> _DATASET EXCERPTS_
Segment Open

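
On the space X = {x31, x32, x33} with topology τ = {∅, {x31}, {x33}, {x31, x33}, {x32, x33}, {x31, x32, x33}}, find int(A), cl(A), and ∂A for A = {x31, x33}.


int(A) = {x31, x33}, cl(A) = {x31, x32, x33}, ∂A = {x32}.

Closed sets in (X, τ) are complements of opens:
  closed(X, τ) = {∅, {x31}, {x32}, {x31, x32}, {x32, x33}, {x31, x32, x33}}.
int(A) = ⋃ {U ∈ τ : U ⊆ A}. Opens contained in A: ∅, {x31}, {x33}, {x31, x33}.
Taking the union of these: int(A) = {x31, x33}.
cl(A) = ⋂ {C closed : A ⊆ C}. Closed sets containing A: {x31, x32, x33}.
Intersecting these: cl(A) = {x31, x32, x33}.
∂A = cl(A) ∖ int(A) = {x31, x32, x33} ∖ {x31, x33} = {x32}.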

Segment Closed

> _TASK DESCRIPTION_
An exact transcription of the data above is required.

> _RESULT OF THE TASK_
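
On the space X = {x31, x32, x33} with topology τ = {∅, {x31}, {x33}, {x31, x33}, {x32, x33}, {x31, x32, x33}}, find int(A), cl(A), and ∂A for A = {x31, x33}.


int(A) = {x31, x33}, cl(A) = {x31, x32, x33}, ∂A = {x32}.

Closed sets in (X, τ) are complements of opens:
  closed(X, τ) = {∅, {x31}, {x32}, {x31, x32}, {x32, x33}, {x31, x32, x33}}.
int(A) = ⋃ {U ∈ τ : U ⊆ A}. Opens contained in A: ∅, {x31}, {x33}, {x31, x33}.
Taking the union of these: int(A) = {x31, x33}.
cl(A) = ⋂ {C closed : A ⊆ C}. Closed sets containing A: {x31, x32, x33}.
Intersecting these: cl(A) = {x31, x32, x33}.
∂A = cl(A) ∖ int(A) = {x31, x32, x33} ∖ {x31, x33} = {x32}.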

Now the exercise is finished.